Information provided ::

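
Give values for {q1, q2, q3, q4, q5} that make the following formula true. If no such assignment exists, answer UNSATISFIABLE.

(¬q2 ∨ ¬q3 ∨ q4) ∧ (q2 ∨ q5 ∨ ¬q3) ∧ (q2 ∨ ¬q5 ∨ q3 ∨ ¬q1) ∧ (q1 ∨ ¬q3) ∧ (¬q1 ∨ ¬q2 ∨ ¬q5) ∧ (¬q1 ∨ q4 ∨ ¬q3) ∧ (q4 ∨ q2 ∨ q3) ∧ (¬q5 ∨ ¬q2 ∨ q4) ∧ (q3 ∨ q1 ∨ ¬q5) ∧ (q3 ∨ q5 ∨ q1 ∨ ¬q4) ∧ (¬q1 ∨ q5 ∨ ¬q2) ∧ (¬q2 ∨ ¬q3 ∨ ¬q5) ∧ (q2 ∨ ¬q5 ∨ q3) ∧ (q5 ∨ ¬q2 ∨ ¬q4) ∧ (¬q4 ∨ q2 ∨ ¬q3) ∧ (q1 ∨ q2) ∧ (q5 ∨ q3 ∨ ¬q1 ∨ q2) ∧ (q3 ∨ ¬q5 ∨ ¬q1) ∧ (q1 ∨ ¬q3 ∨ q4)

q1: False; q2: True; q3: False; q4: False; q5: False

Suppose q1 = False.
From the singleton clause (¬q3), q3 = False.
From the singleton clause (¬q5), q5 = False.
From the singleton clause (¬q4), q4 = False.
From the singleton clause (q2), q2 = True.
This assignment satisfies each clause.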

The problem ::
Copy every entry above word for word.

Written reply ::
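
Give values for {q1, q2, q3, q4, q5} that make the following formula true. If no such assignment exists, answer UNSATISFIABLE.

(¬q2 ∨ ¬q3 ∨ q4) ∧ (q2 ∨ q5 ∨ ¬q3) ∧ (q2 ∨ ¬q5 ∨ q3 ∨ ¬q1) ∧ (q1 ∨ ¬q3) ∧ (¬q1 ∨ ¬q2 ∨ ¬q5) ∧ (¬q1 ∨ q4 ∨ ¬q3) ∧ (q4 ∨ q2 ∨ q3) ∧ (¬q5 ∨ ¬q2 ∨ q4) ∧ (q3 ∨ q1 ∨ ¬q5) ∧ (q3 ∨ q5 ∨ q1 ∨ ¬q4) ∧ (¬q1 ∨ q5 ∨ ¬q2) ∧ (¬q2 ∨ ¬q3 ∨ ¬q5) ∧ (q2 ∨ ¬q5 ∨ q3) ∧ (q5 ∨ ¬q2 ∨ ¬q4) ∧ (¬q4 ∨ q2 ∨ ¬q3) ∧ (q1 ∨ q2) ∧ (q5 ∨ q3 ∨ ¬q1 ∨ q2) ∧ (q3 ∨ ¬q5 ∨ ¬q1) ∧ (q1 ∨ ¬q3 ∨ q4)

q1: False; q2: True; q3: False; q4: False; q5: False

Suppose q1 = False.
From the singleton clause (¬q3), q3 = False.
From the singleton clause (¬q5), q5 = False.
From the singleton clause (¬q4), q4 = False.
From the singleton clause (q2), q2 = True.
This assignment satisfies each clause.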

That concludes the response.